» What is needed: Once you have read the listing, output it exactly and completely.

-- -- --

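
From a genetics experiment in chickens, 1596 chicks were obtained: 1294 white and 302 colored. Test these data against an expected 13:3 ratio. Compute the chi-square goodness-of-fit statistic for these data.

Under the 13:3 hypothesis (Σ ratio = 16, N = 1596):
  white: 1596 × 13/16 = 1296.75
  colored: 1596 × 3/16 = 299.25
χ² = Σ (O − E)² / E
  white: (1294 − 1296.75)² / 1296.75 = 0.0058
  colored: (302 − 299.25)² / 299.25 = 0.0253
χ² = 0.0058 + 0.0253 = 0.0311 ≈ 0.031

0.031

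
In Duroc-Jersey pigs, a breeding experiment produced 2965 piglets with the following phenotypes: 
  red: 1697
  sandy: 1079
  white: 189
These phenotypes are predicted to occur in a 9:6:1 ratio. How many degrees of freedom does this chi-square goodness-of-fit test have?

A goodness-of-fit test with 3 phenotype classes has df = 3 − 1 = 2.

2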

-- -- --

» Exercise result:
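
From a genetics experiment in chickens, 1596 chicks were obtained: 1294 white and 302 colored. Test these data against an expected 13:3 ratio. Compute the chi-square goodness-of-fit statistic for these data.

Under the 13:3 hypothesis (Σ ratio = 16, N = 1596):
  white: 1596 × 13/16 = 1296.75
  colored: 1596 × 3/16 = 299.25
χ² = Σ (O − E)² / E
  white: (1294 − 1296.75)² / 1296.75 = 0.0058
  colored: (302 − 299.25)² / 299.25 = 0.0253
χ² = 0.0058 + 0.0253 = 0.0311 ≈ 0.031

0.031

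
In Duroc-Jersey pigs, a breeding experiment produced 2965 piglets with the following phenotypes: 
  red: 1697
  sandy: 1079
  white: 189
These phenotypes are predicted to occur in a 9:6:1 ratio. How many degrees of freedom does this chi-square goodness-of-fit test have?

A goodness-of-fit test with 3 phenotype classes has df = 3 − 1 = 2.

2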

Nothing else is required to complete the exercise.